╔══
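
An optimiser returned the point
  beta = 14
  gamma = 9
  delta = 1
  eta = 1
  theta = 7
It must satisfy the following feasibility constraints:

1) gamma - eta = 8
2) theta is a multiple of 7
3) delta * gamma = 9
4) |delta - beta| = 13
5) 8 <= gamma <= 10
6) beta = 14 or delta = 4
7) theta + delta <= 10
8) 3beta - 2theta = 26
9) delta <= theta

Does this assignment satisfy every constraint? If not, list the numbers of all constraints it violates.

No — constraint 8 is not satisfied.

1) gamma - eta = 9 - 1 = 8  ✓
2) 7 / 7 = 1, so 7 divides 7  ✓
3) delta * gamma = 1 * 9 = 9  ✓
4) |1 - 14| = 13  ✓
5) gamma = 9 lies in [8, 10]  ✓
6) beta = 14 = 14 (first disjunct)  ✓
7) theta + delta = 7 + 1 = 8; 8 ≤ 10  ✓
8) 3beta - 2theta = 3(14) - 2(7) = 28, not 26  ✗
9) delta = 1, theta = 7; 1 ≤ 7  ✓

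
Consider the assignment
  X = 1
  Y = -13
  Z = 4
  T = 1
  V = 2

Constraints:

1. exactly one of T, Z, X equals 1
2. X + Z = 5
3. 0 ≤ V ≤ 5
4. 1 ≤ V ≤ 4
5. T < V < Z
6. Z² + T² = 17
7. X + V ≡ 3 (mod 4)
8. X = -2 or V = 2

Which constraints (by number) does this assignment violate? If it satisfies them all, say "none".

1. T=1, Z=4, X=1; 2 of them equal 1, not exactly one — does not hold.
2. X + Z = 1 + 4 = 5 — holds.
3. V = 2 lies in [0, 5] — holds.
4. V = 2 lies in [1, 4] — holds.
5. values 1 < 2 < 4 — holds.
6. Z² + T² = 4² + 1² = 16 + 1 = 17 — holds.
7. X + V = 3; 3 mod 4 = 3 — holds.
8. X = 1 ≠ -2, but V = 2 = 2 (second disjunct) — holds.

Constraint 1 is violated.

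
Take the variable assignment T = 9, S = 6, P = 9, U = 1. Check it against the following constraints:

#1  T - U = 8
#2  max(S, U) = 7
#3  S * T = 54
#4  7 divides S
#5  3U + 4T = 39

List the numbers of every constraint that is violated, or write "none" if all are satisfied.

Constraints 2, 4 do not hold.

#1 T - U = 9 - 1 = 8 — holds.
#2 max(6, 1) = 6, not 7 — does not hold.
#3 S * T = 6 * 9 = 54 — holds.
#4 6 = 7*0 + 6, so 7 does not divide 6 — does not hold.
#5 3U + 4T = 3(1) + 4(9) = 39 — holds.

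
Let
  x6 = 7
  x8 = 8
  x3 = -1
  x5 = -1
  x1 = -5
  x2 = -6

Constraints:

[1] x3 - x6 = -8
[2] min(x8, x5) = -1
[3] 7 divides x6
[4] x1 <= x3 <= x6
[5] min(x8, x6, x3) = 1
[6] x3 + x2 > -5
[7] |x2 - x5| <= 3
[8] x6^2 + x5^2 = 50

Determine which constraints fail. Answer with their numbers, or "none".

[1] x3 - x6 = -1 - 7 = -8  OK
[2] min(8, -1) = -1  OK
[3] 7 / 7 = 1, so 7 divides 7  OK
[4] values -5 <= -1 <= 7  OK
[5] min(8, 7, -1) = -1, not 1  FAIL
[6] x3 + x2 = -1 + (-6) = -7; -7 ≤ -5, bound -5 not met  FAIL
[7] |-6 - (-1)| = 5; 5 > 3, exceeds bound 3  FAIL
[8] x6^2 + x5^2 = 7^2 + (-1)^2 = 49 + 1 = 50  OK

Violated: 5, 6, and 7.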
╚══
▶ What is being asked:
Lines from the first one above through the line containing "9) delta <= theta" are to be retyped exactly, both included, and nothing more.

▶ Answer to this task:
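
An optimiser returned the point
  beta = 14
  gamma = 9
  delta = 1
  eta = 1
  theta = 7
It must satisfy the following feasibility constraints:

1) gamma - eta = 8
2) theta is a multiple of 7
3) delta * gamma = 9
4) |delta - beta| = 13
5) 8 <= gamma <= 10
6) beta = 14 or delta = 4
7) theta + delta <= 10
8) 3beta - 2theta = 26
9) delta <= theta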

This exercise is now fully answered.